The response should be an exact repetition of all the entries.
── Supplied records ──
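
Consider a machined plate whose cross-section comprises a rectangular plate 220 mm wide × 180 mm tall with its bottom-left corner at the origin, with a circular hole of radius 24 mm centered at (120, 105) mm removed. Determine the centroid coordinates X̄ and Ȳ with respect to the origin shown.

plate: A = 220 × 180 = 39600.00, centroid at (110.00, 90.00).
hole: A = −π·24² = -1809.56, centroid at (120.00, 105.00).
ΣA = 37790.44 mm²
ΣAX̄ = (39600.00)(110.00) + (-1809.56)(120.00) = 4138853.12 mm³
ΣAȲ = (39600.00)(90.00) + (-1809.56)(105.00) = 3373996.48 mm³
X̄ = 4138853.12 / 37790.44 = 109.52 mm
Ȳ = 3373996.48 / 37790.44 = 89.28 mm

X̄ = 109.52 mm, Ȳ = 89.28 mm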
───
Response to this exercise:
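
Consider a machined plate whose cross-section comprises a rectangular plate 220 mm wide × 180 mm tall with its bottom-left corner at the origin, with a circular hole of radius 24 mm centered at (120, 105) mm removed. Determine the centroid coordinates X̄ and Ȳ with respect to the origin shown.

plate: A = 220 × 180 = 39600.00, centroid at (110.00, 90.00).
hole: A = −π·24² = -1809.56, centroid at (120.00, 105.00).
ΣA = 37790.44 mm²
ΣAX̄ = (39600.00)(110.00) + (-1809.56)(120.00) = 4138853.12 mm³
ΣAȲ = (39600.00)(90.00) + (-1809.56)(105.00) = 3373996.48 mm³
X̄ = 4138853.12 / 37790.44 = 109.52 mm
Ȳ = 3373996.48 / 37790.44 = 89.28 mm

X̄ = 109.52 mm, Ȳ = 89.28 mm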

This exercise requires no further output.